▶ **Exercise aim**
Write out only the opening lines of the entries, through the line with "s.rsvd = 347;".

▶ **Data shown**
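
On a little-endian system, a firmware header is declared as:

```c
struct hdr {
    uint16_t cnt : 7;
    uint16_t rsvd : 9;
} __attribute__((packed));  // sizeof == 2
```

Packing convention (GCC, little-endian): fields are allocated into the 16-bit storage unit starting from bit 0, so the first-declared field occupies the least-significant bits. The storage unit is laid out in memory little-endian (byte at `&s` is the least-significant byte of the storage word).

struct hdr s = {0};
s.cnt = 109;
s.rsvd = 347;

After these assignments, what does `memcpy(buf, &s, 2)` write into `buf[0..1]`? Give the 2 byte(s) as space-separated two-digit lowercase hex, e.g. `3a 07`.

[0+:7] cnt=109 & 0x7f = 0x6d; word=0x006d
[7+:9] rsvd=347 & 0x1ff = 0x15b; word=0xaded
word = 0xaded → little-endian bytes:
  [0]=0xed  [1]=0xad

ed ad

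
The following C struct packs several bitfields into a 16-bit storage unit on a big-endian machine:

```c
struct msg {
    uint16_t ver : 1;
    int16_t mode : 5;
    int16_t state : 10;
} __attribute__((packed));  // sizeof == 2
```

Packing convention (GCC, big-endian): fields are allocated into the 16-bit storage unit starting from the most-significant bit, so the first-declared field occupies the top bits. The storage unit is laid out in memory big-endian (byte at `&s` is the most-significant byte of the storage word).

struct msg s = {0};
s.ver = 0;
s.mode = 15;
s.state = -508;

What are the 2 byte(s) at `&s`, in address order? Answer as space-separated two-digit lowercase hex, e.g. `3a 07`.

[15+:1] ver=0 & 0x1 = 0x0; word=0x0000
[10+:5] mode=15 & 0x1f = 0xf; word=0x3c00
[0+:10] state=-508 & 0x3ff = 0x204; word=0x3e04
word = 0x3e04 → big-endian bytes:
  [0]=0x3e  [1]=0x04

3e 04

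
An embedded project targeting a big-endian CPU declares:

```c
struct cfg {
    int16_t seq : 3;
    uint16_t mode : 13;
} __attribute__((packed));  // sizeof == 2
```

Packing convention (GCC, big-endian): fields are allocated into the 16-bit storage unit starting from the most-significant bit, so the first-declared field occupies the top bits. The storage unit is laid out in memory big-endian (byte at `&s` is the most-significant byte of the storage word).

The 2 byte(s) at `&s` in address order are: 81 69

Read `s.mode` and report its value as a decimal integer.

[0]=0x81 [1]=0x69 (big-endian) → word 0x8169
seq [13+:3] = (word>>13) & 0x7 = 4
mode [0+:13] = (word>>0) & 0x1fff = 361  ←

361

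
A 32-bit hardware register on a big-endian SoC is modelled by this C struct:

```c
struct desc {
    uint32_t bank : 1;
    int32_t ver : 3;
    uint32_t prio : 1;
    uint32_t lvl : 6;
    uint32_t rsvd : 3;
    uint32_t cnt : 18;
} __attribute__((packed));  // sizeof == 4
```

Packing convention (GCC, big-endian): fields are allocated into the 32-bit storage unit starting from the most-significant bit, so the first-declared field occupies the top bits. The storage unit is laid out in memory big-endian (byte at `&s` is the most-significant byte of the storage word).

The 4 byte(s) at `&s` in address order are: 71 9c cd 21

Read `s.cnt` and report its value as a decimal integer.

52513

[0]=0x71 [1]=0x9c [2]=0xcd [3]=0x21 (big-endian) → word 0x719ccd21
bank [31+:1] = (word>>31) & 0x1 = 0
ver [28+:3] = (word>>28) & 0x7 = 7
prio [27+:1] = (word>>27) & 0x1 = 0
lvl [21+:6] = (word>>21) & 0x3f = 12
rsvd [18+:3] = (word>>18) & 0x7 = 7
cnt [0+:18] = (word>>0) & 0x3ffff = 52513  ←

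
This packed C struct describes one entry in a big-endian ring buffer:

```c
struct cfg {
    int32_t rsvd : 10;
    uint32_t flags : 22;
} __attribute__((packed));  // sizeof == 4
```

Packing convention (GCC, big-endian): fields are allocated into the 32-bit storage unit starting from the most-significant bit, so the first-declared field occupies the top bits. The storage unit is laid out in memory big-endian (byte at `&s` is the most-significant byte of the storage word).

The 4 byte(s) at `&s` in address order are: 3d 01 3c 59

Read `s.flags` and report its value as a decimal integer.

[0]=0x3d [1]=0x01 [2]=0x3c [3]=0x59 (big-endian) → word 0x3d013c59
rsvd:10 @ bit 22 → (0x3d013c59>>22)&0x3ff = 0xf4
flags:22 @ bit 0 → (0x3d013c59>>0)&0x3fffff = 0x13c59  ←

80985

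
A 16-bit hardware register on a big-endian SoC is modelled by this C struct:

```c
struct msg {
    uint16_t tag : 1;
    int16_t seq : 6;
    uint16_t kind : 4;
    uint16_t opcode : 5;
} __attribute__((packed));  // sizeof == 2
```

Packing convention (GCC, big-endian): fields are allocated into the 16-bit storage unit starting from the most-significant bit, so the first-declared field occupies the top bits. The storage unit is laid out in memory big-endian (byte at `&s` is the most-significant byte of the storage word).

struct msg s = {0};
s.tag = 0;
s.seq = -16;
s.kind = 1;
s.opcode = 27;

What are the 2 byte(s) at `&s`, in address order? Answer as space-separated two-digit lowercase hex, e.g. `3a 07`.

60 3b

tag (1b) val=0 bits=0x0 at bit 15: 0x0000
seq (6b) val=-16 bits=0x30 at bit 9: 0x6000
kind (4b) val=1 bits=0x1 at bit 5: 0x6020
opcode (5b) val=27 bits=0x1b at bit 0: 0x603b
word = 0x603b → big-endian bytes:
  [0]=0x60  [1]=0x3b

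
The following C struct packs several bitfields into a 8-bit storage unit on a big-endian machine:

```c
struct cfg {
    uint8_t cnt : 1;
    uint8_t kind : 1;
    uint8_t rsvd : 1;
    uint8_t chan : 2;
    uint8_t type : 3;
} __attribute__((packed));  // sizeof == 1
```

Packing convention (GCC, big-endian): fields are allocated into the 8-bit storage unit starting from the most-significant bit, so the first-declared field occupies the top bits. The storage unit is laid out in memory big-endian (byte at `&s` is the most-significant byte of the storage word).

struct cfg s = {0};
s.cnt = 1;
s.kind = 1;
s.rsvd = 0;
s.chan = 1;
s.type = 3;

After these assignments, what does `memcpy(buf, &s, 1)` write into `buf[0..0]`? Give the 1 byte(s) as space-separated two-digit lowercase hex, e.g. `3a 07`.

cnt:1 = 1 → 0x1 << 7 → word 0x80
kind:1 = 1 → 0x1 << 6 → word 0xc0
rsvd:1 = 0 → 0x0 << 5 → word 0xc0
chan:2 = 1 → 0x1 << 3 → word 0xc8
type:3 = 3 → 0x3 << 0 → word 0xcb
word = 0xcb → big-endian bytes:
  [0]=0xcb

cb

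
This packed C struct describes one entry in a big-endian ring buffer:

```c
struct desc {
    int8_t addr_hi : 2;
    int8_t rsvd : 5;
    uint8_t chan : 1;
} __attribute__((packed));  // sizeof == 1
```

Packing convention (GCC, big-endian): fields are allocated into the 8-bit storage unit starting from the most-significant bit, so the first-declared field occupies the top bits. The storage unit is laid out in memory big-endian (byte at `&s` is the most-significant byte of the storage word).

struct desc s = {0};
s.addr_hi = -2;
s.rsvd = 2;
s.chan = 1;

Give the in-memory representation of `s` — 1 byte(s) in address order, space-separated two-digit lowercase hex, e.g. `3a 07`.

[6+:2] addr_hi=-2 & 0x3 = 0x2; word=0x80
[1+:5] rsvd=2 & 0x1f = 0x2; word=0x84
[0+:1] chan=1 & 0x1 = 0x1; word=0x85
word = 0x85 → big-endian bytes:
  [0]=0x85

85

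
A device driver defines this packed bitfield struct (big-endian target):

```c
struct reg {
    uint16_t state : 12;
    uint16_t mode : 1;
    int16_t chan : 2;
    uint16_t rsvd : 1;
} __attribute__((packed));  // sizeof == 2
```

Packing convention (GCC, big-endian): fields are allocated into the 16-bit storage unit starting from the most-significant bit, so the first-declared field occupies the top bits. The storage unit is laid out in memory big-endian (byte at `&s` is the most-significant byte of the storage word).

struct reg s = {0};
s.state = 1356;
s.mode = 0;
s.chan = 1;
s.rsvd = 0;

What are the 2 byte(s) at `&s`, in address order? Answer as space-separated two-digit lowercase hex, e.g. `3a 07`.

state:12 = 1356 → 0x54c << 4 → word 0x54c0
mode:1 = 0 → 0x0 << 3 → word 0x54c0
chan:2 = 1 → 0x1 << 1 → word 0x54c2
rsvd:1 = 0 → 0x0 << 0 → word 0x54c2
word = 0x54c2 → big-endian bytes:
  [0]=0x54  [1]=0xc2

54 c2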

▶ **Result below**
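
On a little-endian system, a firmware header is declared as:

```c
struct hdr {
    uint16_t cnt : 7;
    uint16_t rsvd : 9;
} __attribute__((packed));  // sizeof == 2
```

Packing convention (GCC, little-endian): fields are allocated into the 16-bit storage unit starting from bit 0, so the first-declared field occupies the least-significant bits. The storage unit is laid out in memory little-endian (byte at `&s` is the least-significant byte of the storage word).

struct hdr s = {0};
s.cnt = 109;
s.rsvd = 347;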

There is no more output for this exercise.